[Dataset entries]
● ● ● ●
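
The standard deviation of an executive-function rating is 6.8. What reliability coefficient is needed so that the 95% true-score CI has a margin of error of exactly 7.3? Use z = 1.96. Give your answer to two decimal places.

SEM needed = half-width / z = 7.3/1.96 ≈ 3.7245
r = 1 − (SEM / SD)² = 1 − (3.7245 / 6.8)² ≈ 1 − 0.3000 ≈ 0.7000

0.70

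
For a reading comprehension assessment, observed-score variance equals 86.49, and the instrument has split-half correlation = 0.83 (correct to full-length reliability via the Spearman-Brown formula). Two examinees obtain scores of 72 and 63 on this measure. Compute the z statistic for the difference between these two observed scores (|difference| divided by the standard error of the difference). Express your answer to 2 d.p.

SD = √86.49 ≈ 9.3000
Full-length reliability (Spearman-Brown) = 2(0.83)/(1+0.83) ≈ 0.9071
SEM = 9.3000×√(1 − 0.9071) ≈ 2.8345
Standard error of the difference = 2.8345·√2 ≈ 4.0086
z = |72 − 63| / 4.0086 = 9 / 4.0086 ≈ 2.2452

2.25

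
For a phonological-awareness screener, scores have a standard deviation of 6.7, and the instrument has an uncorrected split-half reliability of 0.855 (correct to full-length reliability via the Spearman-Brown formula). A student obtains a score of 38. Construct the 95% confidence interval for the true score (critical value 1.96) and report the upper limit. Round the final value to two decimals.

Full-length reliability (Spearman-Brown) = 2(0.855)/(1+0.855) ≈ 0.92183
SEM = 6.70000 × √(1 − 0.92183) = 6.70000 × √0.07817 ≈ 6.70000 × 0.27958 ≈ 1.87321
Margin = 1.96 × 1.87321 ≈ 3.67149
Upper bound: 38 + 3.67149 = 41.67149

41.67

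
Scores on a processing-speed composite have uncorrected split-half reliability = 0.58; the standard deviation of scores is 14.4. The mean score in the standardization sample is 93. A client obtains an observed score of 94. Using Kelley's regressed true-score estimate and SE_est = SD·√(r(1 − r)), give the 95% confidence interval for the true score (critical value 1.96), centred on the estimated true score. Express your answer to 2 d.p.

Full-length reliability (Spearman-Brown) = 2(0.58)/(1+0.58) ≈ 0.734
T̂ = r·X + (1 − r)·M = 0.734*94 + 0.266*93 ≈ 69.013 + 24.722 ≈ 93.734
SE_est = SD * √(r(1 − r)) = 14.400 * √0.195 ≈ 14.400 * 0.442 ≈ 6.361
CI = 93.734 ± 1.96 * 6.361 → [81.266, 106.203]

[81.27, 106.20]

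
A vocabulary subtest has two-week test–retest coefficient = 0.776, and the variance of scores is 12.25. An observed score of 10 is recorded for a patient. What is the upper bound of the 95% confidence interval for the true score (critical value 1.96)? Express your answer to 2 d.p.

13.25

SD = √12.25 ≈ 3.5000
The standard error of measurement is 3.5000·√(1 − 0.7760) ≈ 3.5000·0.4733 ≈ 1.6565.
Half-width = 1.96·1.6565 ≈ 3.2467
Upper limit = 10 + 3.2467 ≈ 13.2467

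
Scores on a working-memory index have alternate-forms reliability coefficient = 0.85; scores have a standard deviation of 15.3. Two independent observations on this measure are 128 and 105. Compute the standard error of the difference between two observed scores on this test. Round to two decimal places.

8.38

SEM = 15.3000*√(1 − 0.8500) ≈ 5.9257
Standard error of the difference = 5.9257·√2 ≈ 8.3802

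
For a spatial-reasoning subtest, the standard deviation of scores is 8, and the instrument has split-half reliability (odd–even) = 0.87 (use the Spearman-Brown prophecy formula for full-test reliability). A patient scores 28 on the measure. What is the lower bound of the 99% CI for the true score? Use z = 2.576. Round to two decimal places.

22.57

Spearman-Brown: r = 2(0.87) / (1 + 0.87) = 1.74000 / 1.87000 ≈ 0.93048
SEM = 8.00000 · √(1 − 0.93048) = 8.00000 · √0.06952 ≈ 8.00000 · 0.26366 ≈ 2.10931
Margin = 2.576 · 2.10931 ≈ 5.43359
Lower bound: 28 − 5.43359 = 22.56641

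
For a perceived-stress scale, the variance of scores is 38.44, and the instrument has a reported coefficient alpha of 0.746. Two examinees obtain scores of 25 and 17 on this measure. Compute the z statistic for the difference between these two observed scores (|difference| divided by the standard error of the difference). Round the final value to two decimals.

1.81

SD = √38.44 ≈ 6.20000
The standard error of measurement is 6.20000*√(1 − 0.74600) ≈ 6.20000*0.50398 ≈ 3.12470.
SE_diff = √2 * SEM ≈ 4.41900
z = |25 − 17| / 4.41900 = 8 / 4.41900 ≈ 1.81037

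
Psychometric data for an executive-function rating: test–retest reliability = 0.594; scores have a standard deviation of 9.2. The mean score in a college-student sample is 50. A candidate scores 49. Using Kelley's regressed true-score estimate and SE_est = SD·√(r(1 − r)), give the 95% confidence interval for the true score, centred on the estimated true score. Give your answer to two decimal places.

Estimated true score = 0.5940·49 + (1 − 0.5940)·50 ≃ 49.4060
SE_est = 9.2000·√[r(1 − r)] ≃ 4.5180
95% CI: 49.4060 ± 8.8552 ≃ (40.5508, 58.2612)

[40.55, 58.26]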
● ● ● ●
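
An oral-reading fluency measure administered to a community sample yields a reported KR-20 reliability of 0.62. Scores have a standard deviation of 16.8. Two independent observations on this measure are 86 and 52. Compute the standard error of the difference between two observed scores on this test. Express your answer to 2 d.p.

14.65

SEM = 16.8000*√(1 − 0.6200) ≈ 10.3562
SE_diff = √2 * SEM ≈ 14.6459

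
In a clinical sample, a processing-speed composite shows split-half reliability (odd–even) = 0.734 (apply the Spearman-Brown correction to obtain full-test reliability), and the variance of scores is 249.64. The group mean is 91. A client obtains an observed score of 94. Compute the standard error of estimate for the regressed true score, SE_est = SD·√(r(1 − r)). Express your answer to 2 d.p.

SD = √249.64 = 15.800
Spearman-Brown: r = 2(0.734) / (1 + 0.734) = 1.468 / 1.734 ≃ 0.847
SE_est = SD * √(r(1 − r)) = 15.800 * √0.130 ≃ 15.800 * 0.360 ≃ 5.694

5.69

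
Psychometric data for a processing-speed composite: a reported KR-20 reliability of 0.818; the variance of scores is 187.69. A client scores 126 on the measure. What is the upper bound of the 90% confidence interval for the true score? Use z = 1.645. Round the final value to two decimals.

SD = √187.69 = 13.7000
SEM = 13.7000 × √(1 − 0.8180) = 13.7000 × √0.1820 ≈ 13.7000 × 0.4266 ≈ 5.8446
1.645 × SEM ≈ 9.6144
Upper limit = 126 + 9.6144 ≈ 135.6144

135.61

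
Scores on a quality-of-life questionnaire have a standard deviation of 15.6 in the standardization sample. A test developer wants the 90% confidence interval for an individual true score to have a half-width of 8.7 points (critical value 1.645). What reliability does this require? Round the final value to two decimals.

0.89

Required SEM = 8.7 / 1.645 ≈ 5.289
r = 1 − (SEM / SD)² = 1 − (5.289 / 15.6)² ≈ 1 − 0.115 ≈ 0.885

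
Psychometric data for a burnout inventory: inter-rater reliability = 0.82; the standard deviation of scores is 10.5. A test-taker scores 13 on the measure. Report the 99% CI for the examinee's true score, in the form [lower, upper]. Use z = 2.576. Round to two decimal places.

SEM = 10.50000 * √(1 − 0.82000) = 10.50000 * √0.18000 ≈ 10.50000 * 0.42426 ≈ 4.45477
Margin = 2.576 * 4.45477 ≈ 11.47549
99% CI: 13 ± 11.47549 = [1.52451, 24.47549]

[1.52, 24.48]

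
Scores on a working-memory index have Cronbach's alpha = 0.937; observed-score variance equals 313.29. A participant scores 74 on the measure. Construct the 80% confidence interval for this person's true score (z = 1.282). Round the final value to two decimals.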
● ● ● ●
● **DIRECTIONS**
An exact copy of the lines above between the line holding "Psychometric data for a burnout" and the line holding "Scores on a working-memory index have Cronbach's", inclusive, is the whole answer.

● **YOUR SOLUTION**
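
Psychometric data for a burnout inventory: inter-rater reliability = 0.82; the standard deviation of scores is 10.5. A test-taker scores 13 on the measure. Report the 99% CI for the examinee's true score, in the form [lower, upper]. Use z = 2.576. Round to two decimal places.

SEM = 10.50000 * √(1 − 0.82000) = 10.50000 * √0.18000 ≈ 10.50000 * 0.42426 ≈ 4.45477
Margin = 2.576 * 4.45477 ≈ 11.47549
99% CI: 13 ± 11.47549 = [1.52451, 24.47549]

[1.52, 24.48]

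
Scores on a working-memory index have Cronbach's alpha = 0.937; observed-score variance equals 313.29. A participant scores 74 on the measure. Construct the 80% confidence interval for this person's true score (z = 1.282). Round the final value to two decimals.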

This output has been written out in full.